### [REQUIRED ACTION]
Every record must be repeated precisely as it stands.

** Opening RECORDS SUPPLIED block **

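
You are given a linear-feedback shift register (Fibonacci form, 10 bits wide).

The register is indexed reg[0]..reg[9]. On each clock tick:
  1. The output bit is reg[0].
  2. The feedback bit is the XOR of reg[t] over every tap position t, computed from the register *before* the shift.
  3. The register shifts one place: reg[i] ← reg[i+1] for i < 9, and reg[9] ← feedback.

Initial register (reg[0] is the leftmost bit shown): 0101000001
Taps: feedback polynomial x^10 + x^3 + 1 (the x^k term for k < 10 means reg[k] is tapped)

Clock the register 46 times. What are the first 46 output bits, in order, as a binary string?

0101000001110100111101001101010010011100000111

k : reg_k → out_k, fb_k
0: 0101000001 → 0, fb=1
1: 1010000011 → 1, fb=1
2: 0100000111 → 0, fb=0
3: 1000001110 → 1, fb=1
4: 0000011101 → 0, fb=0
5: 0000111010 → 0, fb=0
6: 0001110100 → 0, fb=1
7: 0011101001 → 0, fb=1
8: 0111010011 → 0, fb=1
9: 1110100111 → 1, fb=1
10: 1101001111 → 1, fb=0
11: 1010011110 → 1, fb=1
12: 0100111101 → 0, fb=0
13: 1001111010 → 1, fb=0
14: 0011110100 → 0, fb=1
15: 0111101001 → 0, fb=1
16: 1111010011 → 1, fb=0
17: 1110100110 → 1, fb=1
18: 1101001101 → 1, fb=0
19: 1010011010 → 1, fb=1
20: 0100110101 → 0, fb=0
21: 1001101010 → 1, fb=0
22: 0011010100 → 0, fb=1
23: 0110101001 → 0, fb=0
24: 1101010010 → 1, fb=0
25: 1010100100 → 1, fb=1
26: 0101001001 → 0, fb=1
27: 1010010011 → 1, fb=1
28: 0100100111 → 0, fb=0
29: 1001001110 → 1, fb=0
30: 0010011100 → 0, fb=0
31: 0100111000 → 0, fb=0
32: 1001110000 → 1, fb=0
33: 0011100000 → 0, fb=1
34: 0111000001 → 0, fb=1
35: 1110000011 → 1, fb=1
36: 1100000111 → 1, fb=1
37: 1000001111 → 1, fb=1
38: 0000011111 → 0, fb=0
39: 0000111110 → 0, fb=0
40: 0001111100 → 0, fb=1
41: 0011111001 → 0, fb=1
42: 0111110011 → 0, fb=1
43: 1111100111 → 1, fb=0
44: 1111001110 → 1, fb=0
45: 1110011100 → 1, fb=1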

** Closing RECORDS SUPPLIED block **

### [ANSWER SPACE]
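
You are given a linear-feedback shift register (Fibonacci form, 10 bits wide).

The register is indexed reg[0]..reg[9]. On each clock tick:
  1. The output bit is reg[0].
  2. The feedback bit is the XOR of reg[t] over every tap position t, computed from the register *before* the shift.
  3. The register shifts one place: reg[i] ← reg[i+1] for i < 9, and reg[9] ← feedback.

Initial register (reg[0] is the leftmost bit shown): 0101000001
Taps: feedback polynomial x^10 + x^3 + 1 (the x^k term for k < 10 means reg[k] is tapped)

Clock the register 46 times. What are the first 46 output bits, in order, as a binary string?

0101000001110100111101001101010010011100000111

k : reg_k → out_k, fb_k
0: 0101000001 → 0, fb=1
1: 1010000011 → 1, fb=1
2: 0100000111 → 0, fb=0
3: 1000001110 → 1, fb=1
4: 0000011101 → 0, fb=0
5: 0000111010 → 0, fb=0
6: 0001110100 → 0, fb=1
7: 0011101001 → 0, fb=1
8: 0111010011 → 0, fb=1
9: 1110100111 → 1, fb=1
10: 1101001111 → 1, fb=0
11: 1010011110 → 1, fb=1
12: 0100111101 → 0, fb=0
13: 1001111010 → 1, fb=0
14: 0011110100 → 0, fb=1
15: 0111101001 → 0, fb=1
16: 1111010011 → 1, fb=0
17: 1110100110 → 1, fb=1
18: 1101001101 → 1, fb=0
19: 1010011010 → 1, fb=1
20: 0100110101 → 0, fb=0
21: 1001101010 → 1, fb=0
22: 0011010100 → 0, fb=1
23: 0110101001 → 0, fb=0
24: 1101010010 → 1, fb=0
25: 1010100100 → 1, fb=1
26: 0101001001 → 0, fb=1
27: 1010010011 → 1, fb=1
28: 0100100111 → 0, fb=0
29: 1001001110 → 1, fb=0
30: 0010011100 → 0, fb=0
31: 0100111000 → 0, fb=0
32: 1001110000 → 1, fb=0
33: 0011100000 → 0, fb=1
34: 0111000001 → 0, fb=1
35: 1110000011 → 1, fb=1
36: 1100000111 → 1, fb=1
37: 1000001111 → 1, fb=1
38: 0000011111 → 0, fb=0
39: 0000111110 → 0, fb=0
40: 0001111100 → 0, fb=1
41: 0011111001 → 0, fb=1
42: 0111110011 → 0, fb=1
43: 1111100111 → 1, fb=0
44: 1111001110 → 1, fb=0
45: 1110011100 → 1, fb=1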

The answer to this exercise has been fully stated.